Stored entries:
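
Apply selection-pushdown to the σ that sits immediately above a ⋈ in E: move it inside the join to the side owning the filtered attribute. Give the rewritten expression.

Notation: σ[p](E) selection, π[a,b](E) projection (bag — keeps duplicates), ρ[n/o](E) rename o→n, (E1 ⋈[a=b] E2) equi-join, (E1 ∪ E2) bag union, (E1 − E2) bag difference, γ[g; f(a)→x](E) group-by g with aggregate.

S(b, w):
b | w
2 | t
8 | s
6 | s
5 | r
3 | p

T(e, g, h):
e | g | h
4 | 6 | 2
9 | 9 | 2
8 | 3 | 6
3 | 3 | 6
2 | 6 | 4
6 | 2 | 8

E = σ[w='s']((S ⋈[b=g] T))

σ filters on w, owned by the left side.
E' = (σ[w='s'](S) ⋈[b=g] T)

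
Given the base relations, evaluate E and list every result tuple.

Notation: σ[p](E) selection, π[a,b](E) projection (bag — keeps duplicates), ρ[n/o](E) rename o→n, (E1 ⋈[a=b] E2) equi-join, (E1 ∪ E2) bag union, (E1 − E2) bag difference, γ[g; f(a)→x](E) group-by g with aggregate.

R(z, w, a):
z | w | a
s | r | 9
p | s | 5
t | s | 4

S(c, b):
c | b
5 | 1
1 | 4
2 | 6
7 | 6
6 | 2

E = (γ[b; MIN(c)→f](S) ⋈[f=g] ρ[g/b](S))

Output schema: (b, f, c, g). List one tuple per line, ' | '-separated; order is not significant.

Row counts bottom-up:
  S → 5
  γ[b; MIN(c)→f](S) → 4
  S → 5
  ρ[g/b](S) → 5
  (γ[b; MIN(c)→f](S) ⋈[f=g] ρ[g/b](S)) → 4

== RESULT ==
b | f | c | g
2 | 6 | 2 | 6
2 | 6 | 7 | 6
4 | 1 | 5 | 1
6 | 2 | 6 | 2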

» DIRECTIONS FOR THIS TASK
For each record above, give it again without a single change.

» EXPECTED ANSWER
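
Apply selection-pushdown to the σ that sits immediately above a ⋈ in E: move it inside the join to the side owning the filtered attribute. Give the rewritten expression.

Notation: σ[p](E) selection, π[a,b](E) projection (bag — keeps duplicates), ρ[n/o](E) rename o→n, (E1 ⋈[a=b] E2) equi-join, (E1 ∪ E2) bag union, (E1 − E2) bag difference, γ[g; f(a)→x](E) group-by g with aggregate.

S(b, w):
b | w
2 | t
8 | s
6 | s
5 | r
3 | p

T(e, g, h):
e | g | h
4 | 6 | 2
9 | 9 | 2
8 | 3 | 6
3 | 3 | 6
2 | 6 | 4
6 | 2 | 8

E = σ[w='s']((S ⋈[b=g] T))

σ filters on w, owned by the left side.
E' = (σ[w='s'](S) ⋈[b=g] T)

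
Given the base relations, evaluate E and list every result tuple.

Notation: σ[p](E) selection, π[a,b](E) projection (bag — keeps duplicates), ρ[n/o](E) rename o→n, (E1 ⋈[a=b] E2) equi-join, (E1 ∪ E2) bag union, (E1 − E2) bag difference, γ[g; f(a)→x](E) group-by g with aggregate.

R(z, w, a):
z | w | a
s | r | 9
p | s | 5
t | s | 4

S(c, b):
c | b
5 | 1
1 | 4
2 | 6
7 | 6
6 | 2

E = (γ[b; MIN(c)→f](S) ⋈[f=g] ρ[g/b](S))

Output schema: (b, f, c, g). List one tuple per line, ' | '-separated; order is not significant.

Row counts bottom-up:
  S → 5
  γ[b; MIN(c)→f](S) → 4
  S → 5
  ρ[g/b](S) → 5
  (γ[b; MIN(c)→f](S) ⋈[f=g] ρ[g/b](S)) → 4

== RESULT ==
b | f | c | g
2 | 6 | 2 | 6
2 | 6 | 7 | 6
4 | 1 | 5 | 1
6 | 2 | 6 | 2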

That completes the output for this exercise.